Try it → Below are entries; write every one of them out again exactly.

Input records →
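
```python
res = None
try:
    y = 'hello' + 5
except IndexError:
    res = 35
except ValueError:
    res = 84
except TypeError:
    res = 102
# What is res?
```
102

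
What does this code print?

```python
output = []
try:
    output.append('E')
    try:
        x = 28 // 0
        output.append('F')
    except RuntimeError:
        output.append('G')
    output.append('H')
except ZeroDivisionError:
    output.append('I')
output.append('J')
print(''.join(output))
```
EIJ

Inner handler doesn't match, propagates to outer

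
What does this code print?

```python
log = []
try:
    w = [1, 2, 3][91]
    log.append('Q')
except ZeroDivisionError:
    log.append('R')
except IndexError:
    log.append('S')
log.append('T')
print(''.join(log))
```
ST

IndexError is caught by its specific handler, not ZeroDivisionError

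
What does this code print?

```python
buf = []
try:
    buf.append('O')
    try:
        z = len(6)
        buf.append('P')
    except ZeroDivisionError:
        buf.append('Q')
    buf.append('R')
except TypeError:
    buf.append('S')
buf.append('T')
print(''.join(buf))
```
OST

Inner handler doesn't match, propagates to outer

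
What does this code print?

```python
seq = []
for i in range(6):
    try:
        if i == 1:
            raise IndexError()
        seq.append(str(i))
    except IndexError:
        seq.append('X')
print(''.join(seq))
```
0X2345

Exception on i=1 caught, loop continues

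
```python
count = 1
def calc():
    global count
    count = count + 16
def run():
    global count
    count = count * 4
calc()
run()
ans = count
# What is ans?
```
68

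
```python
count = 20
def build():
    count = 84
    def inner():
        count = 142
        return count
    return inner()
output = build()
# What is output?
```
142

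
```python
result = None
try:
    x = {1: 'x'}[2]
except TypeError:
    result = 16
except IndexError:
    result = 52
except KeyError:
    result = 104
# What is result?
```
104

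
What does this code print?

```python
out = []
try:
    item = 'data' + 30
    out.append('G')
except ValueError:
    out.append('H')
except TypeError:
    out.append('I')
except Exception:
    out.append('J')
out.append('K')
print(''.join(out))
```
IK

TypeError matches before generic Exception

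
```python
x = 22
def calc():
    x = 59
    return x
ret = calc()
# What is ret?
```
59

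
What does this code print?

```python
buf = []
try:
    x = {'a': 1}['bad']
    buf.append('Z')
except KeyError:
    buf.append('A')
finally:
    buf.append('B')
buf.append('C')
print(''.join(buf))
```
ABC

finally always runs, even after exception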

Written answer →
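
```python
res = None
try:
    y = 'hello' + 5
except IndexError:
    res = 35
except ValueError:
    res = 84
except TypeError:
    res = 102
# What is res?
```
102

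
What does this code print?

```python
output = []
try:
    output.append('E')
    try:
        x = 28 // 0
        output.append('F')
    except RuntimeError:
        output.append('G')
    output.append('H')
except ZeroDivisionError:
    output.append('I')
output.append('J')
print(''.join(output))
```
EIJ

Inner handler doesn't match, propagates to outer

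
What does this code print?

```python
log = []
try:
    w = [1, 2, 3][91]
    log.append('Q')
except ZeroDivisionError:
    log.append('R')
except IndexError:
    log.append('S')
log.append('T')
print(''.join(log))
```
ST

IndexError is caught by its specific handler, not ZeroDivisionError

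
What does this code print?

```python
buf = []
try:
    buf.append('O')
    try:
        z = len(6)
        buf.append('P')
    except ZeroDivisionError:
        buf.append('Q')
    buf.append('R')
except TypeError:
    buf.append('S')
buf.append('T')
print(''.join(buf))
```
OST

Inner handler doesn't match, propagates to outer

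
What does this code print?

```python
seq = []
for i in range(6):
    try:
        if i == 1:
            raise IndexError()
        seq.append(str(i))
    except IndexError:
        seq.append('X')
print(''.join(seq))
```
0X2345

Exception on i=1 caught, loop continues

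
```python
count = 1
def calc():
    global count
    count = count + 16
def run():
    global count
    count = count * 4
calc()
run()
ans = count
# What is ans?
```
68

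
```python
count = 20
def build():
    count = 84
    def inner():
        count = 142
        return count
    return inner()
output = build()
# What is output?
```
142

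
```python
result = None
try:
    x = {1: 'x'}[2]
except TypeError:
    result = 16
except IndexError:
    result = 52
except KeyError:
    result = 104
# What is result?
```
104

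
What does this code print?

```python
out = []
try:
    item = 'data' + 30
    out.append('G')
except ValueError:
    out.append('H')
except TypeError:
    out.append('I')
except Exception:
    out.append('J')
out.append('K')
print(''.join(out))
```
IK

TypeError matches before generic Exception

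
```python
x = 22
def calc():
    x = 59
    return x
ret = calc()
# What is ret?
```
59

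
What does this code print?

```python
buf = []
try:
    x = {'a': 1}['bad']
    buf.append('Z')
except KeyError:
    buf.append('A')
finally:
    buf.append('B')
buf.append('C')
print(''.join(buf))
```
ABC

finally always runs, even after exception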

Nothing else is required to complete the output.